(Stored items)

------------------------

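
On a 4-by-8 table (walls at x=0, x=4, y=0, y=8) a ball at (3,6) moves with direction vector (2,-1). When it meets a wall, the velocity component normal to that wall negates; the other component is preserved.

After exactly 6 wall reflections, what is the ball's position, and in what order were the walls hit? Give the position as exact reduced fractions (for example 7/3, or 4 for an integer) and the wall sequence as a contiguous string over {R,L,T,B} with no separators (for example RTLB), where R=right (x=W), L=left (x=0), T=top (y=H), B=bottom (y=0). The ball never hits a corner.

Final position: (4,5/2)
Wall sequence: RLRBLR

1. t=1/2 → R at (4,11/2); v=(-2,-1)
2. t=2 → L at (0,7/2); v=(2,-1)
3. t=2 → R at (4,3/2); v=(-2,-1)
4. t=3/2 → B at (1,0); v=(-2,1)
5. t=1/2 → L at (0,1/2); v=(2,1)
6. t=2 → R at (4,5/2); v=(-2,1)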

------------------------

What to produce. Repeat word for word the lines running from the line containing "After exactly 6" to the end of the entries above, inclusive.

Written solution.
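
After exactly 6 wall reflections, what is the ball's position, and in what order were the walls hit? Give the position as exact reduced fractions (for example 7/3, or 4 for an integer) and the wall sequence as a contiguous string over {R,L,T,B} with no separators (for example RTLB), where R=right (x=W), L=left (x=0), T=top (y=H), B=bottom (y=0). The ball never hits a corner.

Final position: (4,5/2)
Wall sequence: RLRBLR

1. t=1/2 → R at (4,11/2); v=(-2,-1)
2. t=2 → L at (0,7/2); v=(2,-1)
3. t=2 → R at (4,3/2); v=(-2,-1)
4. t=3/2 → B at (1,0); v=(-2,1)
5. t=1/2 → L at (0,1/2); v=(2,1)
6. t=2 → R at (4,5/2); v=(-2,1)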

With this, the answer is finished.